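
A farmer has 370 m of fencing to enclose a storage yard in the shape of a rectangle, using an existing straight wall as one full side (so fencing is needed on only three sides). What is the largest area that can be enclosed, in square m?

Let the sides perpendicular to the wall have length x and the parallel side y, so 2x + y = 370 and the area is A = xy = x(370 − 2x).
A'(x) = 370 − 4x = 0 gives x = 185/2, and A''(x) = −4 < 0 confirms a maximum.
Then y = 370 − 2·185/2 = 185 and A = 34225/2.

34225/2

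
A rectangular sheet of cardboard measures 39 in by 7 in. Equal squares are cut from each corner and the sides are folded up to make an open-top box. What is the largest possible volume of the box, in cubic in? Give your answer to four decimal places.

217.9633

With cut size x, the volume is V(x) = x(39 − 2x)(7 − 2x) for 0 < x < 3.5.
V'(x) = 12x^2 − 184x + 273. Setting V'(x) = 0 gives x ≈ 1.6644 (the root in (0, 3.5)).
V''(x) = 24x − 184 is negative there, so this is the maximum; V ≈ 217.9633.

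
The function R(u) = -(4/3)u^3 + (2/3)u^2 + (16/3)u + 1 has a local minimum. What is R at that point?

R'(u) = -4u^2 + (4/3)u + 16/3. Setting R'(u) = 0 gives u ∈ {-1, 4/3}.
Second-derivative test with R''(u) = -8u + 4/3: R''(-1) = 28/3 > 0 ⇒ local minimum; R''(4/3) = -28/3 < 0 ⇒ local maximum.
Thus R has its local minimum at u = -1, with value -7/3.

-7/3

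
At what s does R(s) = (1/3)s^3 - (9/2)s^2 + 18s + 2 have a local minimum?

R'(s) = s^2 - 9s + 18 = 0 at s = 3, 6.
R''(s) = 2s - 9. R''(3) = -3 < 0 ⇒ local maximum; R''(6) = 3 > 0 ⇒ local minimum.
Thus R has its local minimum at s = 6, with value 20.

6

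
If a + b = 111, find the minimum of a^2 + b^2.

12321/2

With a + b = 111, a^2 + b^2 = a^2 + (111 − a)^2.
The derivative 2a − 2(111 − a) = 4a − 222 vanishes at a = 111/2; second derivative 4 > 0, a minimum.
The minimum is 2·(111/2)^2 = 12321/2.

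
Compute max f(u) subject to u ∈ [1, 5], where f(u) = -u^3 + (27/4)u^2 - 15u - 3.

-49/4

f'(u) = -3u^2 + (27/2)u - 15, which vanishes at u = 2 and u = 5/2.
Compare values at every candidate in [1, 5]: f(1) = -49/4; f(2) = -14; f(5/2) = -223/16; f(5) = -137/4.
Hence the absolute maximum is -49/4 at u = 1.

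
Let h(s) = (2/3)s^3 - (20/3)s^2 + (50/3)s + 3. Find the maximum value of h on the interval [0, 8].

h'(s) = 2s^2 - (40/3)s + 50/3, which vanishes at s = 5/3 and s = 5.
Candidates: h(0) = 3,  h(5/3) = 1243/81,  h(5) = 3,  h(8) = 51.
The maximum over the interval is 51, attained at s = 8.

51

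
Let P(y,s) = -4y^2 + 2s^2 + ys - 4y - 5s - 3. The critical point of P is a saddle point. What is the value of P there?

-17/3

∂P/∂y = -8y + s - 4 = 0 and ∂P/∂s = y + 4s - 5 = 0, so (y, s) = (-1/3, 4/3).
The Hessian has P_{yy} = -8, P_{ss} = 4, P_{ys} = 1, giving D = -33 < 0, so the point is a saddle point.
P(-1/3, 4/3) = -17/3.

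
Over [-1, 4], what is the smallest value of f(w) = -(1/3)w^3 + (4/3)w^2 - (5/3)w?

Differentiating, f'(w) = -w^2 + (8/3)w - 5/3; which vanishes at w = 1 and w = 5/3.
Compare values at every candidate in [-1, 4]: f(-1) = 10/3,  f(1) = -2/3,  f(5/3) = -50/81,  f(4) = -20/3.
Hence the absolute minimum is -20/3 at w = 4.

-20/3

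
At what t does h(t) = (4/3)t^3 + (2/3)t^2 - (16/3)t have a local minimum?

h'(t) = 4t^2 + (4/3)t - 16/3 = 0 at t = -4/3, 1.
h''(t) = 8t + 4/3. h''(-4/3) = -28/3 < 0 ⇒ local maximum; h''(1) = 28/3 > 0 ⇒ local minimum.
So the local minimum value is h(1) = -10/3.

1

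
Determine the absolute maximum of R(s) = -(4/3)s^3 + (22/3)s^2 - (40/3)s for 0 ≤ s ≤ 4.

R'(s) = -4s^2 + (44/3)s - 40/3, which vanishes at s = 5/3 and s = 2.
Compare values at every candidate in [0, 4]: R(0) = 0,  R(5/3) = -650/81,  R(2) = -8,  R(4) = -64/3.
So the maximum is R(0) = 0.

0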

- - - - - - -

Retype the data. Every line must match the original exactly.

Result for this task ▸
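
A farmer has 370 m of fencing to enclose a storage yard in the shape of a rectangle, using an existing straight wall as one full side (so fencing is needed on only three sides). What is the largest area that can be enclosed, in square m?

Let the sides perpendicular to the wall have length x and the parallel side y, so 2x + y = 370 and the area is A = xy = x(370 − 2x).
A'(x) = 370 − 4x = 0 gives x = 185/2, and A''(x) = −4 < 0 confirms a maximum.
Then y = 370 − 2·185/2 = 185 and A = 34225/2.

34225/2

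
A rectangular sheet of cardboard measures 39 in by 7 in. Equal squares are cut from each corner and the sides are folded up to make an open-top box. What is the largest possible volume of the box, in cubic in? Give your answer to four decimal places.

217.9633

With cut size x, the volume is V(x) = x(39 − 2x)(7 − 2x) for 0 < x < 3.5.
V'(x) = 12x^2 − 184x + 273. Setting V'(x) = 0 gives x ≈ 1.6644 (the root in (0, 3.5)).
V''(x) = 24x − 184 is negative there, so this is the maximum; V ≈ 217.9633.

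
The function R(u) = -(4/3)u^3 + (2/3)u^2 + (16/3)u + 1 has a local minimum. What is R at that point?

R'(u) = -4u^2 + (4/3)u + 16/3. Setting R'(u) = 0 gives u ∈ {-1, 4/3}.
Second-derivative test with R''(u) = -8u + 4/3: R''(-1) = 28/3 > 0 ⇒ local minimum; R''(4/3) = -28/3 < 0 ⇒ local maximum.
Thus R has its local minimum at u = -1, with value -7/3.

-7/3

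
At what s does R(s) = (1/3)s^3 - (9/2)s^2 + 18s + 2 have a local minimum?

R'(s) = s^2 - 9s + 18 = 0 at s = 3, 6.
R''(s) = 2s - 9. R''(3) = -3 < 0 ⇒ local maximum; R''(6) = 3 > 0 ⇒ local minimum.
Thus R has its local minimum at s = 6, with value 20.

6

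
If a + b = 111, find the minimum of a^2 + b^2.

12321/2

With a + b = 111, a^2 + b^2 = a^2 + (111 − a)^2.
The derivative 2a − 2(111 − a) = 4a − 222 vanishes at a = 111/2; second derivative 4 > 0, a minimum.
The minimum is 2·(111/2)^2 = 12321/2.

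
Compute max f(u) subject to u ∈ [1, 5], where f(u) = -u^3 + (27/4)u^2 - 15u - 3.

-49/4

f'(u) = -3u^2 + (27/2)u - 15, which vanishes at u = 2 and u = 5/2.
Compare values at every candidate in [1, 5]: f(1) = -49/4; f(2) = -14; f(5/2) = -223/16; f(5) = -137/4.
Hence the absolute maximum is -49/4 at u = 1.

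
Let h(s) = (2/3)s^3 - (20/3)s^2 + (50/3)s + 3. Find the maximum value of h on the interval [0, 8].

h'(s) = 2s^2 - (40/3)s + 50/3, which vanishes at s = 5/3 and s = 5.
Candidates: h(0) = 3,  h(5/3) = 1243/81,  h(5) = 3,  h(8) = 51.
The maximum over the interval is 51, attained at s = 8.

51

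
Let P(y,s) = -4y^2 + 2s^2 + ys - 4y - 5s - 3. The critical point of P is a saddle point. What is the value of P there?

-17/3

∂P/∂y = -8y + s - 4 = 0 and ∂P/∂s = y + 4s - 5 = 0, so (y, s) = (-1/3, 4/3).
The Hessian has P_{yy} = -8, P_{ss} = 4, P_{ys} = 1, giving D = -33 < 0, so the point is a saddle point.
P(-1/3, 4/3) = -17/3.

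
Over [-1, 4], what is the smallest value of f(w) = -(1/3)w^3 + (4/3)w^2 - (5/3)w?

Differentiating, f'(w) = -w^2 + (8/3)w - 5/3; which vanishes at w = 1 and w = 5/3.
Compare values at every candidate in [-1, 4]: f(-1) = 10/3,  f(1) = -2/3,  f(5/3) = -50/81,  f(4) = -20/3.
Hence the absolute minimum is -20/3 at w = 4.

-20/3

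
At what t does h(t) = (4/3)t^3 + (2/3)t^2 - (16/3)t have a local minimum?

h'(t) = 4t^2 + (4/3)t - 16/3 = 0 at t = -4/3, 1.
h''(t) = 8t + 4/3. h''(-4/3) = -28/3 < 0 ⇒ local maximum; h''(1) = 28/3 > 0 ⇒ local minimum.
So the local minimum value is h(1) = -10/3.

1

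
Determine the absolute maximum of R(s) = -(4/3)s^3 + (22/3)s^2 - (40/3)s for 0 ≤ s ≤ 4.

R'(s) = -4s^2 + (44/3)s - 40/3, which vanishes at s = 5/3 and s = 2.
Compare values at every candidate in [0, 4]: R(0) = 0,  R(5/3) = -650/81,  R(2) = -8,  R(4) = -64/3.
So the maximum is R(0) = 0.

0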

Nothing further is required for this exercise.